• [Work request]: Please transcribe the listing in its entirety, character for character.

(Beginning of Raw data)

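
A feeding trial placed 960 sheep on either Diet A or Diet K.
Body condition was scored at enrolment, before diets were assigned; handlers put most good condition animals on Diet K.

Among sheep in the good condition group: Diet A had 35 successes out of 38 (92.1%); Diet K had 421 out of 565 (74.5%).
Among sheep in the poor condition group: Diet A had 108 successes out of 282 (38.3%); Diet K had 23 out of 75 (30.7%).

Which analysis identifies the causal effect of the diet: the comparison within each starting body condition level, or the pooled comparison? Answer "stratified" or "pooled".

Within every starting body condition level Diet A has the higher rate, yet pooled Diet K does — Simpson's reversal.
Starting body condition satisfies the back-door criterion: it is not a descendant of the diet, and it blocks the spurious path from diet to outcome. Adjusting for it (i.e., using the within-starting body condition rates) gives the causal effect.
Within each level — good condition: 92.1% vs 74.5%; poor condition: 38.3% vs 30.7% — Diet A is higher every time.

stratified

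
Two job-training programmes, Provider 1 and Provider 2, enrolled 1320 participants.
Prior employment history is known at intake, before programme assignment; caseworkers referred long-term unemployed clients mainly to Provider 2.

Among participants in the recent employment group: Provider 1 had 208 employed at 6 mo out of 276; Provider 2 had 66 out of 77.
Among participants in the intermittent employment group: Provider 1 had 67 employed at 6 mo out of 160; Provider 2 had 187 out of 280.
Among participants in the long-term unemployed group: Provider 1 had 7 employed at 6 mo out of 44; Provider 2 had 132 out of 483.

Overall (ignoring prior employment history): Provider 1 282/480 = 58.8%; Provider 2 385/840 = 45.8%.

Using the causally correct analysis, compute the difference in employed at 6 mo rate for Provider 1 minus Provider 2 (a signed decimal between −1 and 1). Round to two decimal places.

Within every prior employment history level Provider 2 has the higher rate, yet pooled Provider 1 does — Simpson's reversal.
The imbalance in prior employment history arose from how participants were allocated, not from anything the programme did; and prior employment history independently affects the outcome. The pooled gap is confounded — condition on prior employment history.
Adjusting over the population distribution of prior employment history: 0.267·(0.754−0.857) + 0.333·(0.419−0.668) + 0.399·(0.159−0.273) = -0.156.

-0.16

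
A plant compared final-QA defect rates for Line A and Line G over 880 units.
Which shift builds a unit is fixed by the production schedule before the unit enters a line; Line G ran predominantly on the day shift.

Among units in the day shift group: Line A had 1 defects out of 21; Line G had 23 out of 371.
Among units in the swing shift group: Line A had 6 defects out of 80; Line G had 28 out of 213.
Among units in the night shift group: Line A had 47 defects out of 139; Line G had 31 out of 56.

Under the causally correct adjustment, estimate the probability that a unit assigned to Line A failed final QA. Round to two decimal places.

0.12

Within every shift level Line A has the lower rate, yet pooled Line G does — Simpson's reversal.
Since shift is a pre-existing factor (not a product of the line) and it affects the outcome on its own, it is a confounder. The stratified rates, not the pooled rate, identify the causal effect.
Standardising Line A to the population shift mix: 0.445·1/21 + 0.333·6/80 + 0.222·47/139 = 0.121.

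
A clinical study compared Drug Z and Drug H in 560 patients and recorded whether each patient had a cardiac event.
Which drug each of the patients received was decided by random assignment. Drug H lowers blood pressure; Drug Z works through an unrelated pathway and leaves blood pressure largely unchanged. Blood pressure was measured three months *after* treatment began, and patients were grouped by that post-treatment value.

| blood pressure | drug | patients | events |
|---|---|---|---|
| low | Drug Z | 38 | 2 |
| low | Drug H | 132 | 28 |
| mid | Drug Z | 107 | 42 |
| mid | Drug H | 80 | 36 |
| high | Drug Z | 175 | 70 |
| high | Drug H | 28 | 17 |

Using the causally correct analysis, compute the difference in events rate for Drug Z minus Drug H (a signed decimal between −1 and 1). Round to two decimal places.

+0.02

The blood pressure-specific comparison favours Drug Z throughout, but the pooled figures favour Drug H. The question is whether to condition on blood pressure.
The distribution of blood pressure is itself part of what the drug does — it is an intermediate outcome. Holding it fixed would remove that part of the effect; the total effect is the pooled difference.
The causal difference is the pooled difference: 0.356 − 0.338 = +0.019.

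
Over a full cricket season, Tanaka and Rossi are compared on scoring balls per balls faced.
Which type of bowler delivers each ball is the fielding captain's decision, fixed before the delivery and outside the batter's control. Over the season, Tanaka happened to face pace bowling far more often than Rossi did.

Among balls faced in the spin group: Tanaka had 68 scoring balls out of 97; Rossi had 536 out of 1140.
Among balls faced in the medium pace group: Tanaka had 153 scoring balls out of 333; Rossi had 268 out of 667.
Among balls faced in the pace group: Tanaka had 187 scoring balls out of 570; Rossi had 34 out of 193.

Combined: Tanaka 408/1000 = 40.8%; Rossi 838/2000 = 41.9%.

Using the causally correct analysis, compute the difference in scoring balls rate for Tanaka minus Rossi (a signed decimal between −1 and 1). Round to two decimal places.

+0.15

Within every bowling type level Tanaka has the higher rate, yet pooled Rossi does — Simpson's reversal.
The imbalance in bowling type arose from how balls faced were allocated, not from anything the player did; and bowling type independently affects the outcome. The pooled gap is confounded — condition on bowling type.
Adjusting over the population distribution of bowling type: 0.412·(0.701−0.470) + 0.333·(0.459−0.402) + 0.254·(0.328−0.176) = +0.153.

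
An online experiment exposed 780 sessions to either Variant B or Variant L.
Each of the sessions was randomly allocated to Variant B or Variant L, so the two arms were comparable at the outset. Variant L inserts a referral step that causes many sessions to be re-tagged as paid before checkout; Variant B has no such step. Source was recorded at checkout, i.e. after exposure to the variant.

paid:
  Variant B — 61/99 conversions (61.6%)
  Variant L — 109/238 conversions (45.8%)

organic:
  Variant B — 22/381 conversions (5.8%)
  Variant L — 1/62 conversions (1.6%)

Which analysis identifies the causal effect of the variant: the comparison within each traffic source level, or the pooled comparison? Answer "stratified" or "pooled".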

(End of Raw data)

• [Expected output]:
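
A feeding trial placed 960 sheep on either Diet A or Diet K.
Body condition was scored at enrolment, before diets were assigned; handlers put most good condition animals on Diet K.

Among sheep in the good condition group: Diet A had 35 successes out of 38 (92.1%); Diet K had 421 out of 565 (74.5%).
Among sheep in the poor condition group: Diet A had 108 successes out of 282 (38.3%); Diet K had 23 out of 75 (30.7%).

Which analysis identifies the causal effect of the diet: the comparison within each starting body condition level, or the pooled comparison? Answer "stratified" or "pooled".

Within every starting body condition level Diet A has the higher rate, yet pooled Diet K does — Simpson's reversal.
Starting body condition satisfies the back-door criterion: it is not a descendant of the diet, and it blocks the spurious path from diet to outcome. Adjusting for it (i.e., using the within-starting body condition rates) gives the causal effect.
Within each level — good condition: 92.1% vs 74.5%; poor condition: 38.3% vs 30.7% — Diet A is higher every time.

stratified

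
Two job-training programmes, Provider 1 and Provider 2, enrolled 1320 participants.
Prior employment history is known at intake, before programme assignment; caseworkers referred long-term unemployed clients mainly to Provider 2.

Among participants in the recent employment group: Provider 1 had 208 employed at 6 mo out of 276; Provider 2 had 66 out of 77.
Among participants in the intermittent employment group: Provider 1 had 67 employed at 6 mo out of 160; Provider 2 had 187 out of 280.
Among participants in the long-term unemployed group: Provider 1 had 7 employed at 6 mo out of 44; Provider 2 had 132 out of 483.

Overall (ignoring prior employment history): Provider 1 282/480 = 58.8%; Provider 2 385/840 = 45.8%.

Using the causally correct analysis, compute the difference in employed at 6 mo rate for Provider 1 minus Provider 2 (a signed decimal between −1 and 1). Round to two decimal places.

Within every prior employment history level Provider 2 has the higher rate, yet pooled Provider 1 does — Simpson's reversal.
The imbalance in prior employment history arose from how participants were allocated, not from anything the programme did; and prior employment history independently affects the outcome. The pooled gap is confounded — condition on prior employment history.
Adjusting over the population distribution of prior employment history: 0.267·(0.754−0.857) + 0.333·(0.419−0.668) + 0.399·(0.159−0.273) = -0.156.

-0.16

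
A plant compared final-QA defect rates for Line A and Line G over 880 units.
Which shift builds a unit is fixed by the production schedule before the unit enters a line; Line G ran predominantly on the day shift.

Among units in the day shift group: Line A had 1 defects out of 21; Line G had 23 out of 371.
Among units in the swing shift group: Line A had 6 defects out of 80; Line G had 28 out of 213.
Among units in the night shift group: Line A had 47 defects out of 139; Line G had 31 out of 56.

Under the causally correct adjustment, estimate the probability that a unit assigned to Line A failed final QA. Round to two decimal places.

0.12

Within every shift level Line A has the lower rate, yet pooled Line G does — Simpson's reversal.
Since shift is a pre-existing factor (not a product of the line) and it affects the outcome on its own, it is a confounder. The stratified rates, not the pooled rate, identify the causal effect.
Standardising Line A to the population shift mix: 0.445·1/21 + 0.333·6/80 + 0.222·47/139 = 0.121.

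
A clinical study compared Drug Z and Drug H in 560 patients and recorded whether each patient had a cardiac event.
Which drug each of the patients received was decided by random assignment. Drug H lowers blood pressure; Drug Z works through an unrelated pathway and leaves blood pressure largely unchanged. Blood pressure was measured three months *after* treatment began, and patients were grouped by that post-treatment value.

| blood pressure | drug | patients | events |
|---|---|---|---|
| low | Drug Z | 38 | 2 |
| low | Drug H | 132 | 28 |
| mid | Drug Z | 107 | 42 |
| mid | Drug H | 80 | 36 |
| high | Drug Z | 175 | 70 |
| high | Drug H | 28 | 17 |

Using the causally correct analysis, compute the difference in events rate for Drug Z minus Drug H (a signed decimal between −1 and 1). Round to two decimal places.

+0.02

The blood pressure-specific comparison favours Drug Z throughout, but the pooled figures favour Drug H. The question is whether to condition on blood pressure.
The distribution of blood pressure is itself part of what the drug does — it is an intermediate outcome. Holding it fixed would remove that part of the effect; the total effect is the pooled difference.
The causal difference is the pooled difference: 0.356 − 0.338 = +0.019.

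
Over a full cricket season, Tanaka and Rossi are compared on scoring balls per balls faced.
Which type of bowler delivers each ball is the fielding captain's decision, fixed before the delivery and outside the batter's control. Over the season, Tanaka happened to face pace bowling far more often than Rossi did.

Among balls faced in the spin group: Tanaka had 68 scoring balls out of 97; Rossi had 536 out of 1140.
Among balls faced in the medium pace group: Tanaka had 153 scoring balls out of 333; Rossi had 268 out of 667.
Among balls faced in the pace group: Tanaka had 187 scoring balls out of 570; Rossi had 34 out of 193.

Combined: Tanaka 408/1000 = 40.8%; Rossi 838/2000 = 41.9%.

Using the causally correct analysis, compute the difference in scoring balls rate for Tanaka minus Rossi (a signed decimal between −1 and 1). Round to two decimal places.

+0.15

Within every bowling type level Tanaka has the higher rate, yet pooled Rossi does — Simpson's reversal.
The imbalance in bowling type arose from how balls faced were allocated, not from anything the player did; and bowling type independently affects the outcome. The pooled gap is confounded — condition on bowling type.
Adjusting over the population distribution of bowling type: 0.412·(0.701−0.470) + 0.333·(0.459−0.402) + 0.254·(0.328−0.176) = +0.153.

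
An online experiment exposed 780 sessions to either Variant B or Variant L.
Each of the sessions was randomly allocated to Variant B or Variant L, so the two arms were comparable at the outset. Variant L inserts a referral step that causes many sessions to be re-tagged as paid before checkout; Variant B has no such step. Source was recorded at checkout, i.e. after exposure to the variant.

paid:
  Variant B — 61/99 conversions (61.6%)
  Variant L — 109/238 conversions (45.8%)

organic:
  Variant B — 22/381 conversions (5.8%)
  Variant L — 1/62 conversions (1.6%)

Which analysis identifies the causal effect of the variant: the comparison within each traffic source level, or the pooled comparison? Answer "stratified" or "pooled".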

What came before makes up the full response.